INFORMATION SUPPLIED:
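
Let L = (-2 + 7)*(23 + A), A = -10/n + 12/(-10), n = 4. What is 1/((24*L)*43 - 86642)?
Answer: 1/12946 ≈ 7.7244e-5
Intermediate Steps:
A = -37/10 (A = -10/4 + 12/(-10) = -10*1/4 + 12*(-1/10) = -5/2 - 6/5 = -37/10 ≈ -3.7000)
L = 193/2 (L = (-2 + 7)*(23 - 37/10) = 5*(193/10) = 193/2 ≈ 96.500)
1/((24*L)*43 - 86642) = 1/((24*(193/2))*43 - 86642) = 1/(2316*43 - 86642) = 1/(99588 - 86642) = 1/12946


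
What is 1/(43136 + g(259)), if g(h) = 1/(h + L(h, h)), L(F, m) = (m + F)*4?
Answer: 2331/100550017 ≈ 2.3182e-5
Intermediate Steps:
L(F, m) = 4*F + 4*m (L(F, m) = (F + m)*4 = 4*F + 4*m)
g(h) = 1/(9*h) (g(h) = 1/(h + (4*h + 4*h)) = 1/(h + 8*h) = 1/(9*h))
1/(43136 + g(259)) = 1/(43136 + (⅑)/259) = 1/(43136 + (⅑)*(1/259)) = 1/(43136 + 1/2331) = 1/(100550017/2331) = 2331/100550017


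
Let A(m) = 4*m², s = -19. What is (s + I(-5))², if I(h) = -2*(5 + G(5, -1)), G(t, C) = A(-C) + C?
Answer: 1225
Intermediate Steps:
G(t, C) = C + 4*C² (G(t, C) = 4*(-C)² + C = 4*C² + C = C + 4*C²)
I(h) = -16 (I(h) = -2*(5 - (1 + 4*(-1))) = -2*(5 - (1 - 4)) = -2*(5 - 1*(-3)) = -2*(5 + 3) = -2*8 = -16)
(s + I(-5))² = (-19 - 16)² = (-35)² = 1225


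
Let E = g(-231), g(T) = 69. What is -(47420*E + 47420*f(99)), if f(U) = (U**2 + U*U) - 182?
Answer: -924168380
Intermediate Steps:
f(U) = -182 + 2*U**2 (f(U) = (U**2 + U**2) - 182 = 2*U**2 - 182 = -182 + 2*U**2)
E = 69
-(47420*E + 47420*f(99)) = -(-5358460 + 929526840) = -47420/(1/((-182 + 19602) + 69)) = -47420/(1/(19420 + 69)) = -47420/(1/19489) = -47420/1/19489 = -47420*19489 = -924168380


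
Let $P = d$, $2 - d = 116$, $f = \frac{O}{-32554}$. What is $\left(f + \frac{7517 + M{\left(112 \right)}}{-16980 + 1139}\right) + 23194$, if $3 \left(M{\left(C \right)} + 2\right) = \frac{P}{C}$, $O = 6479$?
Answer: $\frac{334894509913939}{14439261592} \approx 23193.0$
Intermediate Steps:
$f = - \frac{6479}{32554}$ ($f = \frac{6479}{-32554} = 6479 \left(- \frac{1}{32554}\right) = - \frac{6479}{32554} \approx -0.19902$)
$d = -114$ ($d = 2 - 116 = -114$)
$P = -114$
$M{\left(C \right)} = -2 - \frac{38}{C}$ ($M{\left(C \right)} = -2 + \frac{\left(-114\right) \frac{1}{C}}{3} = -2 - \frac{38}{C}$)
$\left(f + \frac{7517 + M{\left(112 \right)}}{-16980 + 1139}\right) + 23194 = \left(- \frac{6479}{32554} + \frac{7517 - \left(2 + \frac{38}{112}\right)}{-16980 + 1139}\right) + 23194 = \left(- \frac{6479}{32554} + \frac{7517 - \frac{131}{56}}{-15841}\right) + 23194 = \left(- \frac{6479}{32554} + \left(7517 - \frac{131}{56}\right) \left(- \frac{1}{15841}\right)\right) + 23194 = \left(- \frac{6479}{32554} + \frac{420821}{56} \left(- \frac{1}{15841}\right)\right) + 23194 = \left(- \frac{6479}{32554} - \frac{420821}{887096}\right) + 23194 = - \frac{9723450909}{14439261592} + 23194 = \frac{334894509913939}{14439261592}$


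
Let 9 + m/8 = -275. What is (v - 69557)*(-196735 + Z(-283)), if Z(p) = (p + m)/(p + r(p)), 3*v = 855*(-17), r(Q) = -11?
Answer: 307373448505/21 ≈ 1.4637e+10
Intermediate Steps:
m = -2272 (m = -72 + 8*(-275) = -72 - 2200 = -2272)
v = -4845 (v = (855*(-17))/3 = (⅓)*(-14535) = -4845)
Z(p) = (-2272 + p)/(-11 + p) (Z(p) = (p - 2272)/(p - 11) = (-2272 + p)/(-11 + p))
(v - 69557)*(-196735 + Z(-283)) = (-4845 - 69557)*(-196735 + (-2272 - 283)/(-11 - 283)) = -74402*(-196735 - 2555/(-294)) = -74402*(-196735 - 1/294*(-2555)) = -74402*(-196735 + 365/42) = -74402*(-8262505/42) = 307373448505/21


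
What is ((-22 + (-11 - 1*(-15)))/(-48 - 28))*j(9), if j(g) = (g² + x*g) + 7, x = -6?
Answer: 153/19 ≈ 8.0526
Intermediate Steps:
j(g) = 7 + g² - 6*g (j(g) = (g² - 6*g) + 7 = 7 + g² - 6*g)
((-22 + (-11 - 1*(-15)))/(-48 - 28))*j(9) = ((-22 + (-11 - 1*(-15)))/(-48 - 28))*(7 + 9² - 6*9) = ((-22 + (-11 + 15))/(-76))*(7 + 81 - 54) = ((-22 + 4)*(-1/76))*34 = -18*(-1/76)*34 = (9/38)*34 = 153/19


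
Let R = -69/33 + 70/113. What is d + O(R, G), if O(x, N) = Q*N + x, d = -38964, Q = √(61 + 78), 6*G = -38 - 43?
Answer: -48434081/1243 - 27*√139/2 ≈ -39125.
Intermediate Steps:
G = -27/2 (G = (-38 - 43)/6 = (⅙)*(-81) = -27/2 ≈ -13.500)
Q = √139 ≈ 11.790
R = -1829/1243 (R = -69*1/33 + 70*(1/113) = -23/11 + 70/113 = -1829/1243 ≈ -1.4714)
O(x, N) = x + N*√139 (O(x, N) = √139*N + x = N*√139 + x = x + N*√139)
d + O(R, G) = -38964 + (-1829/1243 - 27*√139/2) = -48434081/1243 - 27*√139/2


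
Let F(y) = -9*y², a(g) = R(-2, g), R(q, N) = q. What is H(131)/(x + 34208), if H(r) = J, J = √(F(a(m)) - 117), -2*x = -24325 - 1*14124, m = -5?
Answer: 6*I*√17/106865 ≈ 0.00023149*I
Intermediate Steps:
a(g) = -2
x = 38449/2 (x = -(-24325 - 1*14124)/2 = -(-24325 - 14124)/2 = -½*(-38449) = 38449/2 ≈ 19225.)
J = 3*I*√17 (J = √(-9*(-2)² - 117) = √(-9*4 - 117) = √(-36 - 117) = √(-153) = 3*I*√17 ≈ 12.369*I)
H(r) = 3*I*√17
H(131)/(x + 34208) = (3*I*√17)/(38449/2 + 34208) = (3*I*√17)/(106865/2) = (3*I*√17)*(2/106865) = 6*I*√17/106865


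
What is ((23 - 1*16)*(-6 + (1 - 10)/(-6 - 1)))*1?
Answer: -33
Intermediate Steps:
((23 - 1*16)*(-6 + (1 - 10)/(-6 - 1)))*1 = ((23 - 16)*(-6 - 9/(-7)))*1 = (7*(-6 - 9*(-1/7)))*1 = (7*(-6 + 9/7))*1 = (7*(-33/7))*1 = -33*1 = -33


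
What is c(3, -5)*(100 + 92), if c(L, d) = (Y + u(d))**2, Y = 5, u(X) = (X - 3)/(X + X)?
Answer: 161472/25 ≈ 6458.9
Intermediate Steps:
u(X) = (-3 + X)/(2*X) (u(X) = (-3 + X)/((2*X)) = (-3 + X)*(1/(2*X)) = (-3 + X)/(2*X))
c(L, d) = (5 + (-3 + d)/(2*d))**2
c(3, -5)*(100 + 92) = ((1/4)*(-3 + 11*(-5))**2/(-5)**2)*(100 + 92) = ((1/4)*(1/25)*(-3 - 55)**2)*192 = ((1/4)*(1/25)*(-58)**2)*192 = ((1/4)*(1/25)*3364)*192 = (841/25)*192 = 161472/25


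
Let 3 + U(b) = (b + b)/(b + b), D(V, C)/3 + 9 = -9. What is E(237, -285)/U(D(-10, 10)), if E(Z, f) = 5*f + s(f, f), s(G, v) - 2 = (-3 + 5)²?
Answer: 1419/2 ≈ 709.50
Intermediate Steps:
D(V, C) = -54 (D(V, C) = -27 + 3*(-9) = -27 - 27 = -54)
s(G, v) = 6 (s(G, v) = 2 + (-3 + 5)² = 2 + 2² = 2 + 4 = 6)
U(b) = -2 (U(b) = -3 + (b + b)/(b + b) = -3 + (2*b)/((2*b)) = -3 + (2*b)*(1/(2*b)) = -3 + 1 = -2)
E(Z, f) = 6 + 5*f (E(Z, f) = 5*f + 6 = 6 + 5*f)
E(237, -285)/U(D(-10, 10)) = (6 + 5*(-285))/(-2) = (6 - 1425)*(-½) = -1419*(-½) = 1419/2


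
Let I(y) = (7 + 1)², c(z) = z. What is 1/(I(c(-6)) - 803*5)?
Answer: -1/3951 ≈ -0.00025310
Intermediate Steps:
I(y) = 64 (I(y) = 8² = 64)
1/(I(c(-6)) - 803*5) = 1/(64 - 803*5) = 1/(64 - 4015) = 1/(-3951) = -1/3951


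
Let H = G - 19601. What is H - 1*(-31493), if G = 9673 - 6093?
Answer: 15472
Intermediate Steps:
G = 3580
H = -16021 (H = 3580 - 19601 = -16021)
H - 1*(-31493) = -16021 - 1*(-31493) = -16021 + 31493 = 15472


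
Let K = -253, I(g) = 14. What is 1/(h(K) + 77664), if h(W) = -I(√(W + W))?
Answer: 1/77650 ≈ 1.2878e-5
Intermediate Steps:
h(W) = -14 (h(W) = -1*14 = -14)
1/(h(K) + 77664) = 1/(-14 + 77664) = 1/77650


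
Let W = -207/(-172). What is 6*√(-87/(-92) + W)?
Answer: 3*√8408478/989 ≈ 8.7960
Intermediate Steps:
W = 207/172 (W = -207*(-1/172) = 207/172 ≈ 1.2035)
6*√(-87/(-92) + W) = 6*√(-87/(-92) + 207/172) = 6*√(-87*(-1/92) + 207/172) = 6*√(87/92 + 207/172) = 6*√(4251/1978) = 6*(√8408478/1978) = 3*√8408478/989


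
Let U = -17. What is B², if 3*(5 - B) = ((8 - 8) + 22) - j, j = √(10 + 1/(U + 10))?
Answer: (49 - √483)²/441 ≈ 1.6558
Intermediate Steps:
j = √483/7 (j = √(10 + 1/(-17 + 10)) = √(10 + 1/(-7)) = √(10 - ⅐) = √(69/7) = √483/7 ≈ 3.1396)
B = -7/3 + √483/21 (B = 5 - (((8 - 8) + 22) - √483/7)/3 = 5 - ((0 + 22) - √483/7)/3 = 5 - (22 - √483/7)/3 = 5 + (-22/3 + √483/21) = -7/3 + √483/21 ≈ -1.2868)
B² = (-7/3 + √483/21)²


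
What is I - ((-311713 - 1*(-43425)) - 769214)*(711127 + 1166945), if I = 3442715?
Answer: 1948506898859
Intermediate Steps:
I - ((-311713 - 1*(-43425)) - 769214)*(711127 + 1166945) = 3442715 - ((-311713 - 1*(-43425)) - 769214)*(711127 + 1166945) = 3442715 - ((-311713 + 43425) - 769214)*1878072 = 3442715 - (-268288 - 769214)*1878072 = 3442715 - (-1037502)*1878072 = 3442715 - 1*(-1948503456144) = 3442715 + 1948503456144 = 1948506898859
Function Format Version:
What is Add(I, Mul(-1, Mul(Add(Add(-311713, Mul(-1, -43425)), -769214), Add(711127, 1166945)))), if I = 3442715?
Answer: 1948506898859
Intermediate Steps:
Add(I, Mul(-1, Mul(Add(Add(-311713, Mul(-1, -43425)), -769214), Add(711127, 1166945)))) = Add(3442715, Mul(-1, Mul(Add(Add(-311713, Mul(-1, -43425)), -769214), Add(711127, 1166945)))) = Add(3442715, Mul(-1, Mul(Add(Add(-311713, 43425), -769214), 1878072))) = Add(3442715, Mul(-1, Mul(Add(-268288, -769214), 1878072))) = Add(3442715, Mul(-1, Mul(-1037502, 1878072))) = Add(3442715, Mul(-1, -1948503456144)) = Add(3442715, 1948503456144) = 1948506898859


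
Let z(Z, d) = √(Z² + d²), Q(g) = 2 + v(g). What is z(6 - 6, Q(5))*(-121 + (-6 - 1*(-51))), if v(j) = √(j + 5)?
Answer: -152 - 76*√10 ≈ -392.33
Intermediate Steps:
v(j) = √(5 + j)
Q(g) = 2 + √(5 + g)
z(6 - 6, Q(5))*(-121 + (-6 - 1*(-51))) = √((6 - 6)² + (2 + √(5 + 5))²)*(-121 + (-6 - 1*(-51))) = √(0² + (2 + √10)²)*(-121 + (-6 + 51)) = √(0 + (2 + √10)²)*(-121 + 45) = √((2 + √10)²)*(-76) = (2 + √10)*(-76) = -152 - 76*√10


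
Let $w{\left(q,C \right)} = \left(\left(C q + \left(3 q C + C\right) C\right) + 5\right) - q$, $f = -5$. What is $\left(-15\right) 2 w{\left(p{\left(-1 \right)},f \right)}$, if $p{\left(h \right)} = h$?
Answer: $1170$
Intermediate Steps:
$w{\left(q,C \right)} = 5 - q + C q + C \left(C + 3 C q\right)$ ($w{\left(q,C \right)} = \left(\left(C q + \left(3 C q + C\right) C\right) + 5\right) - q = \left(\left(C q + \left(C + 3 C q\right) C\right) + 5\right) - q = \left(\left(C q + C \left(C + 3 C q\right)\right) + 5\right) - q = \left(5 + C q + C \left(C + 3 C q\right)\right) - q = 5 - q + C q + C \left(C + 3 C q\right)$)
$\left(-15\right) 2 w{\left(p{\left(-1 \right)},f \right)} = \left(-15\right) 2 \left(5 + \left(-5\right)^{2} - -1 - -5 + 3 \left(-1\right) \left(-5\right)^{2}\right) = - 30 \left(5 + 25 + 1 + 5 + 3 \left(-1\right) 25\right) = - 30 \left(5 + 25 + 1 + 5 - 75\right) = \left(-30\right) \left(-39\right) = 1170$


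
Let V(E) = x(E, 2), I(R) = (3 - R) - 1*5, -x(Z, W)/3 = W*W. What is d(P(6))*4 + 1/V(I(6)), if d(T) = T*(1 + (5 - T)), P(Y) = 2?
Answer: 383/12 ≈ 31.917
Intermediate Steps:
x(Z, W) = -3*W² (x(Z, W) = -3*W*W = -3*W²)
I(R) = -2 - R (I(R) = (3 - R) - 5 = -2 - R)
V(E) = -12 (V(E) = -3*2² = -3*4 = -12)
d(T) = T*(6 - T)
d(P(6))*4 + 1/V(I(6)) = (2*(6 - 1*2))*4 + 1/(-12) = (2*(6 - 2))*4 - 1/12 = (2*4)*4 - 1/12 = 8*4 - 1/12 = 32 - 1/12 = 383/12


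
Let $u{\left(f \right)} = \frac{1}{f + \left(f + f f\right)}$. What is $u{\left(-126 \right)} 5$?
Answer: $\frac{5}{15624} \approx 0.00032002$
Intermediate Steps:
$u{\left(f \right)} = \frac{1}{f^{2} + 2 f}$ ($u{\left(f \right)} = \frac{1}{f + \left(f + f^{2}\right)} = \frac{1}{f^{2} + 2 f}$)
$u{\left(-126 \right)} 5 = \frac{1}{\left(-126\right) \left(2 - 126\right)} 5 = - \frac{1}{126 \left(-124\right)} 5 = \left(- \frac{1}{126}\right) \left(- \frac{1}{124}\right) 5 = \frac{1}{15624} \cdot 5 = \frac{5}{15624}$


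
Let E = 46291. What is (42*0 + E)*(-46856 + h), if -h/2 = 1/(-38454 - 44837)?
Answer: -180659103104354/83291 ≈ -2.1690e+9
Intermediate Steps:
h = 2/83291 (h = -2/(-38454 - 44837) = -2/(-83291) = -2*(-1/83291) = 2/83291 ≈ 2.4012e-5)
(42*0 + E)*(-46856 + h) = (42*0 + 46291)*(-46856 + 2/83291) = (0 + 46291)*(-3902683094/83291) = 46291*(-3902683094/83291) = -180659103104354/83291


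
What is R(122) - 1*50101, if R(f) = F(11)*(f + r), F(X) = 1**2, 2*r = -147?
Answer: -100105/2 ≈ -50053.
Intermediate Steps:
r = -147/2 (r = (1/2)*(-147) = -147/2 ≈ -73.500)
F(X) = 1
R(f) = -147/2 + f (R(f) = 1*(f - 147/2) = 1*(-147/2 + f) = -147/2 + f)
R(122) - 1*50101 = (-147/2 + 122) - 1*50101 = 97/2 - 50101 = -100105/2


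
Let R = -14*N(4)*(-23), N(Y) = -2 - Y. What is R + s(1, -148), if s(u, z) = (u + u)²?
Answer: -1928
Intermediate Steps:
s(u, z) = 4*u² (s(u, z) = (2*u)² = 4*u²)
R = -1932 (R = -14*(-2 - 1*4)*(-23) = -14*(-2 - 4)*(-23) = -14*(-6)*(-23) = 84*(-23) = -1932)
R + s(1, -148) = -1932 + 4*1² = -1932 + 4*1 = -1932 + 4 = -1928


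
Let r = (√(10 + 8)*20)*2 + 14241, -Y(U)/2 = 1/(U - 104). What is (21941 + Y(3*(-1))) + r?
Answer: 3871476/107 + 120*√2 ≈ 36352.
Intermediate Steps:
Y(U) = -2/(-104 + U) (Y(U) = -2/(U - 104) = -2/(-104 + U))
r = 14241 + 120*√2 (r = (√18*20)*2 + 14241 = ((3*√2)*20)*2 + 14241 = (60*√2)*2 + 14241 = 120*√2 + 14241 = 14241 + 120*√2 ≈ 14411.)
(21941 + Y(3*(-1))) + r = (21941 - 2/(-104 + 3*(-1))) + (14241 + 120*√2) = (21941 - 2/(-104 - 3)) + (14241 + 120*√2) = (21941 - 2/(-107)) + (14241 + 120*√2) = (21941 - 2*(-1/107)) + (14241 + 120*√2) = (21941 + 2/107) + (14241 + 120*√2) = 2347689/107 + (14241 + 120*√2) = 3871476/107 + 120*√2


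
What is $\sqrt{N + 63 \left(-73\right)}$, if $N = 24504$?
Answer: $\sqrt{19905} \approx 141.08$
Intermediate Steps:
$\sqrt{N + 63 \left(-73\right)} = \sqrt{24504 + 63 \left(-73\right)} = \sqrt{24504 - 4599} = \sqrt{19905}$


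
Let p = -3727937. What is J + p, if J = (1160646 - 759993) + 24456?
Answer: -3302828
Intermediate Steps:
J = 425109 (J = 400653 + 24456 = 425109)
J + p = 425109 - 3727937 = -3302828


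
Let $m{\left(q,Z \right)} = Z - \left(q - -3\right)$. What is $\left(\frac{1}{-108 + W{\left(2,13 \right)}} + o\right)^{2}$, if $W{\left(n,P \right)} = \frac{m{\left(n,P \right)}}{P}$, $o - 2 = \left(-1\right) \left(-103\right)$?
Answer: $\frac{21481885489}{1948816} \approx 11023.0$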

WORK TASK: Starting at the line with "Let r = (√(10" and ending at the line with "Answer: 3871476/107 + 120*√2 ≈ 36352.", print each line of the listing above exactly, with no other lines.

REPLY:
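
Let r = (√(10 + 8)*20)*2 + 14241, -Y(U)/2 = 1/(U - 104). What is (21941 + Y(3*(-1))) + r?
Answer: 3871476/107 + 120*√2 ≈ 36352.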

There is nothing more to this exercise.